*** Opening GIVEN ENTRIES ***

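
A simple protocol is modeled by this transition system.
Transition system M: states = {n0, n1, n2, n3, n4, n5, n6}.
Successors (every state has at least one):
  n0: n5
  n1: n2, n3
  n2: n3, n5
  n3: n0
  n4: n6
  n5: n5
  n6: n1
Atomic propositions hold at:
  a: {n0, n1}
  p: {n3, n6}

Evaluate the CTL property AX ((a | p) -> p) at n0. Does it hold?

Yes

Sat(a | p) = {n0, n1, n3, n6}
Sat((a | p) -> p) = {n2, n3, n4, n5, n6}
Sat(AX ((a | p) -> p)) = {s : every successor in {n2, n3, n4, n5, n6}} = {n0, n1, n2, n4, n5}
n0 ∈ Sat(AX ((a | p) -> p)) = {n0, n1, n2, n4, n5}, so the formula holds at n0.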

*** Closing GIVEN ENTRIES ***

◆ **WHAT YOU ARE ASKED TO DO**
Exactly as they stand above, write out all the entries again.

◆ **YOUR RESPONSE**
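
A simple protocol is modeled by this transition system.
Transition system M: states = {n0, n1, n2, n3, n4, n5, n6}.
Successors (every state has at least one):
  n0: n5
  n1: n2, n3
  n2: n3, n5
  n3: n0
  n4: n6
  n5: n5
  n6: n1
Atomic propositions hold at:
  a: {n0, n1}
  p: {n3, n6}

Evaluate the CTL property AX ((a | p) -> p) at n0. Does it hold?

Yes

Sat(a | p) = {n0, n1, n3, n6}
Sat((a | p) -> p) = {n2, n3, n4, n5, n6}
Sat(AX ((a | p) -> p)) = {s : every successor in {n2, n3, n4, n5, n6}} = {n0, n1, n2, n4, n5}
n0 ∈ Sat(AX ((a | p) -> p)) = {n0, n1, n2, n4, n5}, so the formula holds at n0.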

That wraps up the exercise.